• Work instruction
Could you please repeat the data below word for word?

• Study material
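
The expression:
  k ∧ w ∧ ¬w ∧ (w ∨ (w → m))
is never true.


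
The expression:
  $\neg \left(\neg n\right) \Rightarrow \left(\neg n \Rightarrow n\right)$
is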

• Output below
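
The expression:
  k ∧ w ∧ ¬w ∧ (w ∨ (w → m))
is never true.


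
The expression:
  $\neg \left(\neg n\right) \Rightarrow \left(\neg n \Rightarrow n\right)$
is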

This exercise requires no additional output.